(Dataset excerpts)
***

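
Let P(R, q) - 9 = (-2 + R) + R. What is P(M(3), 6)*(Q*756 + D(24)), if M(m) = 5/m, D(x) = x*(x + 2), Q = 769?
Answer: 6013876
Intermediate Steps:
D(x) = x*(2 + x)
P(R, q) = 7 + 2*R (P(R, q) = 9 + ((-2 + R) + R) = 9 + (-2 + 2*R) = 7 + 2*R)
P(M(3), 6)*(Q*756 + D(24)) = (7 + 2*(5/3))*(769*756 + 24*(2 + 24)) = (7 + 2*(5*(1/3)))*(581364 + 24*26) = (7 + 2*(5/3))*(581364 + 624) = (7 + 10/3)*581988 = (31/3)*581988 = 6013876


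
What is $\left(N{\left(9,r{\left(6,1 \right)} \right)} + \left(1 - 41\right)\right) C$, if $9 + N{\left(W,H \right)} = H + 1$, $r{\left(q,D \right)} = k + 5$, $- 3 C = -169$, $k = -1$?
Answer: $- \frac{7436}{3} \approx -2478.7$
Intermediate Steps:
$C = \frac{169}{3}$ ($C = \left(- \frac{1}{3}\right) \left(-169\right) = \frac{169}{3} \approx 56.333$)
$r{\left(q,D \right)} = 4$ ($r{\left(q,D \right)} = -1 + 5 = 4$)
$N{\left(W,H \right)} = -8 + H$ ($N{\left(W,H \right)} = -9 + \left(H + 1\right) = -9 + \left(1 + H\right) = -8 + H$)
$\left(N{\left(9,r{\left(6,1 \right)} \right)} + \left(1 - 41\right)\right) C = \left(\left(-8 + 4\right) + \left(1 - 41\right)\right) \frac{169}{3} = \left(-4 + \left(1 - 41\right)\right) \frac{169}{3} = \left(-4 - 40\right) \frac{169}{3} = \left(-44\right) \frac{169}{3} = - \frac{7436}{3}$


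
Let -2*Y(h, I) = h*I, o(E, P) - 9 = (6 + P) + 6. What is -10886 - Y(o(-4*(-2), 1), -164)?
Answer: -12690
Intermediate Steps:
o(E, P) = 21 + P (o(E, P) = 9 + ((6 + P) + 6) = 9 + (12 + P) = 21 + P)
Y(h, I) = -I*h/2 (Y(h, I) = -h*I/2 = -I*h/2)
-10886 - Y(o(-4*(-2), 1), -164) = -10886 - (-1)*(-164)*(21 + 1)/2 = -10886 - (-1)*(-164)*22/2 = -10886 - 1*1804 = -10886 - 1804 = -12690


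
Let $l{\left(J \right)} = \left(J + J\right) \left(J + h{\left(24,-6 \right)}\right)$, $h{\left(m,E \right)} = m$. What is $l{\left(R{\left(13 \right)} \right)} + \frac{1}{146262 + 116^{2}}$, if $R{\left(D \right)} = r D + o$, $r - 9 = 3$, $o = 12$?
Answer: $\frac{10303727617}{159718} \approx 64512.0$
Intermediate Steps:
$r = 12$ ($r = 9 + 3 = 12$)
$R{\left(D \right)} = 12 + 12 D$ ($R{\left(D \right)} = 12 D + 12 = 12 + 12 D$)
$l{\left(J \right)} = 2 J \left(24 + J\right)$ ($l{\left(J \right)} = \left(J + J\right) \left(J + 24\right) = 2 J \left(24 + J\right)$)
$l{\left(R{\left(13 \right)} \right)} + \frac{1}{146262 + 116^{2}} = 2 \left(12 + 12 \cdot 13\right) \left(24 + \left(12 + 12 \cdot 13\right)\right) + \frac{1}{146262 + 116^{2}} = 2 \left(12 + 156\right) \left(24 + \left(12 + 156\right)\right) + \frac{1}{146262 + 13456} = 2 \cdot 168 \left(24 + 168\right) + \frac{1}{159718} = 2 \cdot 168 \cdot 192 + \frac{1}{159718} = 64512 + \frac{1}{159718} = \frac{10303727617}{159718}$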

***

Task statement: Nothing but the lines from the one that contains "9 = 3$, $o = 12$?" through the last line of the entries should appear in your reply, each repeated exactly.

Output below:
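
Let $l{\left(J \right)} = \left(J + J\right) \left(J + h{\left(24,-6 \right)}\right)$, $h{\left(m,E \right)} = m$. What is $l{\left(R{\left(13 \right)} \right)} + \frac{1}{146262 + 116^{2}}$, if $R{\left(D \right)} = r D + o$, $r - 9 = 3$, $o = 12$?
Answer: $\frac{10303727617}{159718} \approx 64512.0$
Intermediate Steps:
$r = 12$ ($r = 9 + 3 = 12$)
$R{\left(D \right)} = 12 + 12 D$ ($R{\left(D \right)} = 12 D + 12 = 12 + 12 D$)
$l{\left(J \right)} = 2 J \left(24 + J\right)$ ($l{\left(J \right)} = \left(J + J\right) \left(J + 24\right) = 2 J \left(24 + J\right)$)
$l{\left(R{\left(13 \right)} \right)} + \frac{1}{146262 + 116^{2}} = 2 \left(12 + 12 \cdot 13\right) \left(24 + \left(12 + 12 \cdot 13\right)\right) + \frac{1}{146262 + 116^{2}} = 2 \left(12 + 156\right) \left(24 + \left(12 + 156\right)\right) + \frac{1}{146262 + 13456} = 2 \cdot 168 \left(24 + 168\right) + \frac{1}{159718} = 2 \cdot 168 \cdot 192 + \frac{1}{159718} = 64512 + \frac{1}{159718} = \frac{10303727617}{159718}$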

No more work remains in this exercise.